=== SUPPLIED DATA ===

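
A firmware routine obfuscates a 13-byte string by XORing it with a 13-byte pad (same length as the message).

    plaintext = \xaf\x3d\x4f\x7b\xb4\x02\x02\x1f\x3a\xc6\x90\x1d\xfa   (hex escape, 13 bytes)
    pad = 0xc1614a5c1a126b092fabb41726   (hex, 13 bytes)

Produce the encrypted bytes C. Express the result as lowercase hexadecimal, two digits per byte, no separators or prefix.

XOR is its own inverse, so applying the key byte-wise gives the result directly.
byte 0: af xor c1 = 6e
byte 1: 3d xor 61 = 5c
byte 2: 4f xor 4a = 05
byte 3: 7b xor 5c = 27
byte 4: b4 xor 1a = ae
byte 5: 02 xor 12 = 10
byte 6: 02 xor 6b = 69
byte 7: 1f xor 09 = 16
byte 8: 3a xor 2f = 15
byte 9: c6 xor ab = 6d
byte 10: 90 xor b4 = 24
byte 11: 1d xor 17 = 0a
byte 12: fa xor 26 = dc

6e5c0527ae106916156d240adc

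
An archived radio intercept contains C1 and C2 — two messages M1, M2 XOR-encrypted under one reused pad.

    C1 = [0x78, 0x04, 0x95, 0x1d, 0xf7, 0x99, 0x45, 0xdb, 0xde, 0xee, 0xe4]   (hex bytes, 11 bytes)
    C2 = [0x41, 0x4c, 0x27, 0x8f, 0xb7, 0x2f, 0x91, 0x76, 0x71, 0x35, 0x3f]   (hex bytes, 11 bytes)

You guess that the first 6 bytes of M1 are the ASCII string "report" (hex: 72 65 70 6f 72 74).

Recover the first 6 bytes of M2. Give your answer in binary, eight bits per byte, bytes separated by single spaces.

01001011 00101101 11000010 11111101 00110010 11000010

First, C1 ⊕ C2 = (M1 ⊕ K) ⊕ (M2 ⊕ K) = M1 ⊕ M2, so the key drops out. Then M2 = (M1 ⊕ M2) ⊕ M1 over the first 6 bytes.
byte 0: (78 ^ 41) ^ 72 = 39 ^ 72 = 4b
byte 1: (04 ^ 4c) ^ 65 = 48 ^ 65 = 2d
byte 2: (95 ^ 27) ^ 70 = b2 ^ 70 = c2
byte 3: (1d ^ 8f) ^ 6f = 92 ^ 6f = fd
byte 4: (f7 ^ b7) ^ 72 = 40 ^ 72 = 32
byte 5: (99 ^ 2f) ^ 74 = b6 ^ 74 = c2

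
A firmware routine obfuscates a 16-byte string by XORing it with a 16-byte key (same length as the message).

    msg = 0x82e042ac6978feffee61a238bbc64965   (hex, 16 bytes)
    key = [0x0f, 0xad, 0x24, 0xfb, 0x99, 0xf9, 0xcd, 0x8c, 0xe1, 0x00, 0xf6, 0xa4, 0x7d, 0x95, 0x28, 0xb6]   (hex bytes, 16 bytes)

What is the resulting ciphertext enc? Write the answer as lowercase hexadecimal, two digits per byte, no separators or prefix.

8d4d6657f08133730f61549cc65361d3

XOR is its own inverse, so applying the key byte-wise gives the result directly.
130 XOR  15 = 141
224 XOR 173 =  77
 66 XOR  36 = 102
172 XOR 251 =  87
105 XOR 153 = 240
120 XOR 249 = 129
254 XOR 205 =  51
255 XOR 140 = 115
238 XOR 225 =  15
 97 XOR   0 =  97
162 XOR 246 =  84
 56 XOR 164 = 156
187 XOR 125 = 198
198 XOR 149 =  83
 73 XOR  40 =  97
101 XOR 182 = 211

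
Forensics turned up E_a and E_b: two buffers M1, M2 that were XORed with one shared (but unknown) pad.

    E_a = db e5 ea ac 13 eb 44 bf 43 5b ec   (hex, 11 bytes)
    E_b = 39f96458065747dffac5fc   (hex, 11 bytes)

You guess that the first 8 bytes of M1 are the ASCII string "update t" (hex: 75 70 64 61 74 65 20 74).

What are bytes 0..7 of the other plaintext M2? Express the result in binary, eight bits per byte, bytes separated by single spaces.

First, E_a ⊕ E_b = (M1 ⊕ K) ⊕ (M2 ⊕ K) = M1 ⊕ M2, so the key drops out. Then M2 = (M1 ⊕ M2) ⊕ M1 over the first 8 bytes.
byte 0: (db ⊕ 39) ⊕ 75 = e2 ⊕ 75 = 97
byte 1: (e5 ⊕ f9) ⊕ 70 = 1c ⊕ 70 = 6c
byte 2: (ea ⊕ 64) ⊕ 64 = 8e ⊕ 64 = ea
byte 3: (ac ⊕ 58) ⊕ 61 = f4 ⊕ 61 = 95
byte 4: (13 ⊕ 06) ⊕ 74 = 15 ⊕ 74 = 61
byte 5: (eb ⊕ 57) ⊕ 65 = bc ⊕ 65 = d9
byte 6: (44 ⊕ 47) ⊕ 20 = 03 ⊕ 20 = 23
byte 7: (bf ⊕ df) ⊕ 74 = 60 ⊕ 74 = 14

10010111 01101100 11101010 10010101 01100001 11011001 00100011 00010100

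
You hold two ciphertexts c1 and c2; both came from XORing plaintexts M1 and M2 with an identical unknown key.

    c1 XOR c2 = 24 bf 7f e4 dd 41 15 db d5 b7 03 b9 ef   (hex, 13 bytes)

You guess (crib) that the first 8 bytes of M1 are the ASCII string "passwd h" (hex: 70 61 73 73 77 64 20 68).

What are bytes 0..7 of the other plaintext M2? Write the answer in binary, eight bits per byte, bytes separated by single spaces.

01010100 11011110 00001100 10010111 10101010 00100101 00110101 10110011

Since c1 ⊕ c2 = M1 ⊕ M2, XORing with the guessed M1 bytes yields the corresponding M2 bytes: M2 = (c1 ⊕ c2) ⊕ M1.
 36 ^ 112 =  84
191 ^  97 = 222
127 ^ 115 =  12
228 ^ 115 = 151
221 ^ 119 = 170
 65 ^ 100 =  37
 21 ^  32 =  53
219 ^ 104 = 179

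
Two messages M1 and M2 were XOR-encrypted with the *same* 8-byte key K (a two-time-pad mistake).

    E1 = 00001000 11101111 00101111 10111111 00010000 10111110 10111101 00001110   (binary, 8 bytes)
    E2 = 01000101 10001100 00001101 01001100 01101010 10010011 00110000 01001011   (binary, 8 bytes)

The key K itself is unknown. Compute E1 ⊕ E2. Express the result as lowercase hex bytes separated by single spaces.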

===

● PROBLEM DETAILS: Type the material above out again, exactly.

● REPLY TO THE EXERCISE:
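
A firmware routine obfuscates a 13-byte string by XORing it with a 13-byte pad (same length as the message).

    plaintext = \xaf\x3d\x4f\x7b\xb4\x02\x02\x1f\x3a\xc6\x90\x1d\xfa   (hex escape, 13 bytes)
    pad = 0xc1614a5c1a126b092fabb41726   (hex, 13 bytes)

Produce the encrypted bytes C. Express the result as lowercase hexadecimal, two digits per byte, no separators or prefix.

XOR is its own inverse, so applying the key byte-wise gives the result directly.
byte 0: af xor c1 = 6e
byte 1: 3d xor 61 = 5c
byte 2: 4f xor 4a = 05
byte 3: 7b xor 5c = 27
byte 4: b4 xor 1a = ae
byte 5: 02 xor 12 = 10
byte 6: 02 xor 6b = 69
byte 7: 1f xor 09 = 16
byte 8: 3a xor 2f = 15
byte 9: c6 xor ab = 6d
byte 10: 90 xor b4 = 24
byte 11: 1d xor 17 = 0a
byte 12: fa xor 26 = dc

6e5c0527ae106916156d240adc

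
An archived radio intercept contains C1 and C2 — two messages M1, M2 XOR-encrypted under one reused pad.

    C1 = [0x78, 0x04, 0x95, 0x1d, 0xf7, 0x99, 0x45, 0xdb, 0xde, 0xee, 0xe4]   (hex bytes, 11 bytes)
    C2 = [0x41, 0x4c, 0x27, 0x8f, 0xb7, 0x2f, 0x91, 0x76, 0x71, 0x35, 0x3f]   (hex bytes, 11 bytes)

You guess that the first 6 bytes of M1 are the ASCII string "report" (hex: 72 65 70 6f 72 74).

Recover the first 6 bytes of M2. Give your answer in binary, eight bits per byte, bytes separated by single spaces.

01001011 00101101 11000010 11111101 00110010 11000010

First, C1 ⊕ C2 = (M1 ⊕ K) ⊕ (M2 ⊕ K) = M1 ⊕ M2, so the key drops out. Then M2 = (M1 ⊕ M2) ⊕ M1 over the first 6 bytes.
byte 0: (78 ^ 41) ^ 72 = 39 ^ 72 = 4b
byte 1: (04 ^ 4c) ^ 65 = 48 ^ 65 = 2d
byte 2: (95 ^ 27) ^ 70 = b2 ^ 70 = c2
byte 3: (1d ^ 8f) ^ 6f = 92 ^ 6f = fd
byte 4: (f7 ^ b7) ^ 72 = 40 ^ 72 = 32
byte 5: (99 ^ 2f) ^ 74 = b6 ^ 74 = c2

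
A firmware routine obfuscates a 16-byte string by XORing it with a 16-byte key (same length as the message).

    msg = 0x82e042ac6978feffee61a238bbc64965   (hex, 16 bytes)
    key = [0x0f, 0xad, 0x24, 0xfb, 0x99, 0xf9, 0xcd, 0x8c, 0xe1, 0x00, 0xf6, 0xa4, 0x7d, 0x95, 0x28, 0xb6]   (hex bytes, 16 bytes)

What is the resulting ciphertext enc? Write the answer as lowercase hexadecimal, two digits per byte, no separators or prefix.

8d4d6657f08133730f61549cc65361d3

XOR is its own inverse, so applying the key byte-wise gives the result directly.
130 XOR  15 = 141
224 XOR 173 =  77
 66 XOR  36 = 102
172 XOR 251 =  87
105 XOR 153 = 240
120 XOR 249 = 129
254 XOR 205 =  51
255 XOR 140 = 115
238 XOR 225 =  15
 97 XOR   0 =  97
162 XOR 246 =  84
 56 XOR 164 = 156
187 XOR 125 = 198
198 XOR 149 =  83
 73 XOR  40 =  97
101 XOR 182 = 211

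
Forensics turned up E_a and E_b: two buffers M1, M2 that were XORed with one shared (but unknown) pad.

    E_a = db e5 ea ac 13 eb 44 bf 43 5b ec   (hex, 11 bytes)
    E_b = 39f96458065747dffac5fc   (hex, 11 bytes)

You guess that the first 8 bytes of M1 are the ASCII string "update t" (hex: 75 70 64 61 74 65 20 74).

What are bytes 0..7 of the other plaintext M2? Express the result in binary, eight bits per byte, bytes separated by single spaces.

First, E_a ⊕ E_b = (M1 ⊕ K) ⊕ (M2 ⊕ K) = M1 ⊕ M2, so the key drops out. Then M2 = (M1 ⊕ M2) ⊕ M1 over the first 8 bytes.
byte 0: (db ⊕ 39) ⊕ 75 = e2 ⊕ 75 = 97
byte 1: (e5 ⊕ f9) ⊕ 70 = 1c ⊕ 70 = 6c
byte 2: (ea ⊕ 64) ⊕ 64 = 8e ⊕ 64 = ea
byte 3: (ac ⊕ 58) ⊕ 61 = f4 ⊕ 61 = 95
byte 4: (13 ⊕ 06) ⊕ 74 = 15 ⊕ 74 = 61
byte 5: (eb ⊕ 57) ⊕ 65 = bc ⊕ 65 = d9
byte 6: (44 ⊕ 47) ⊕ 20 = 03 ⊕ 20 = 23
byte 7: (bf ⊕ df) ⊕ 74 = 60 ⊕ 74 = 14

10010111 01101100 11101010 10010101 01100001 11011001 00100011 00010100

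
You hold two ciphertexts c1 and c2; both came from XORing plaintexts M1 and M2 with an identical unknown key.

    c1 XOR c2 = 24 bf 7f e4 dd 41 15 db d5 b7 03 b9 ef   (hex, 13 bytes)

You guess (crib) that the first 8 bytes of M1 are the ASCII string "passwd h" (hex: 70 61 73 73 77 64 20 68).

What are bytes 0..7 of the other plaintext M2? Write the answer in binary, eight bits per byte, bytes separated by single spaces.

01010100 11011110 00001100 10010111 10101010 00100101 00110101 10110011

Since c1 ⊕ c2 = M1 ⊕ M2, XORing with the guessed M1 bytes yields the corresponding M2 bytes: M2 = (c1 ⊕ c2) ⊕ M1.
 36 ^ 112 =  84
191 ^  97 = 222
127 ^ 115 =  12
228 ^ 115 = 151
221 ^ 119 = 170
 65 ^ 100 =  37
 21 ^  32 =  53
219 ^ 104 = 179

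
Two messages M1 and M2 were XOR-encrypted with the *same* 8-byte key K (a two-time-pad mistake).

    E1 = 00001000 11101111 00101111 10111111 00010000 10111110 10111101 00001110   (binary, 8 bytes)
    E2 = 01000101 10001100 00001101 01001100 01101010 10010011 00110000 01001011   (binary, 8 bytes)

The key K itself is unknown. Compute E1 ⊕ E2. Express the result as lowercase hex bytes separated by single spaces.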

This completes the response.